* **Assignment**:
Scan the data below and copy each line where "category" occurs.

* **Data excerpts**:
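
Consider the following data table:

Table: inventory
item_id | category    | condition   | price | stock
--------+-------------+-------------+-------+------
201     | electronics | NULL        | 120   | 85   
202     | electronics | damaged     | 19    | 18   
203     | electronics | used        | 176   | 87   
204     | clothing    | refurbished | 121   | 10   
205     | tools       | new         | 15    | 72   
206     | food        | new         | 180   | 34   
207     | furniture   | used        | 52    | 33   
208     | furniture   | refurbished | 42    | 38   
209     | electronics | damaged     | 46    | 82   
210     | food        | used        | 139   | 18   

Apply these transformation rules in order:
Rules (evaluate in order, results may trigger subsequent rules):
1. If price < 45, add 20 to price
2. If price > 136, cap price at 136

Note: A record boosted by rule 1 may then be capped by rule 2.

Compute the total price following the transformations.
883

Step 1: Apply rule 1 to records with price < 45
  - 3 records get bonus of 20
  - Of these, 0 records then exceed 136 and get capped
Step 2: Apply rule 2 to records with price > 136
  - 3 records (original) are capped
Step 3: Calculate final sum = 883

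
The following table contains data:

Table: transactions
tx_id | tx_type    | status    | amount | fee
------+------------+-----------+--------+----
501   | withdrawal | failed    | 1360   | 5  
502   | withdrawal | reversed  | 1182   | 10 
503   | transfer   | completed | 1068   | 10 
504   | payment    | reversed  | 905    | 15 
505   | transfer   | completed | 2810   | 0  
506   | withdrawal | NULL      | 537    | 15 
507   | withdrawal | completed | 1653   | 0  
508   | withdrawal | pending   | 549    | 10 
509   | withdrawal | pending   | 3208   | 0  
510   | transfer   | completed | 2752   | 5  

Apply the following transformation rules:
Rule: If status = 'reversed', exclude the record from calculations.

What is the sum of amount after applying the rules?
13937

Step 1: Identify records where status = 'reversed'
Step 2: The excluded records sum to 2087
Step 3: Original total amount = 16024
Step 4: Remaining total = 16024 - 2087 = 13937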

==

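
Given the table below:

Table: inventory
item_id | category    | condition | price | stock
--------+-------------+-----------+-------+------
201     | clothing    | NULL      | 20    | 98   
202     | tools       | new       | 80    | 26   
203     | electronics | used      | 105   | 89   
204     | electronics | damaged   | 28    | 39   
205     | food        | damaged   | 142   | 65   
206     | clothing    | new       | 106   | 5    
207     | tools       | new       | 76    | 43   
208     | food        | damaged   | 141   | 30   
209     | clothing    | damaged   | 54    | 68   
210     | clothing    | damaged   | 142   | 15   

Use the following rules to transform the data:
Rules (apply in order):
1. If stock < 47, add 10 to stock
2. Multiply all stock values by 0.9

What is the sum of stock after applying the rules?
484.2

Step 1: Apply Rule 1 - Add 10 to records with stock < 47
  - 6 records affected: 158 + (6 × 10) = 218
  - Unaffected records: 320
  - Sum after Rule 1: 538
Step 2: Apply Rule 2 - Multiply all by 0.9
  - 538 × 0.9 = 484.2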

* **Answer box**:
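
item_id | category    | condition   | price | stock
item_id | category    | condition | price | stock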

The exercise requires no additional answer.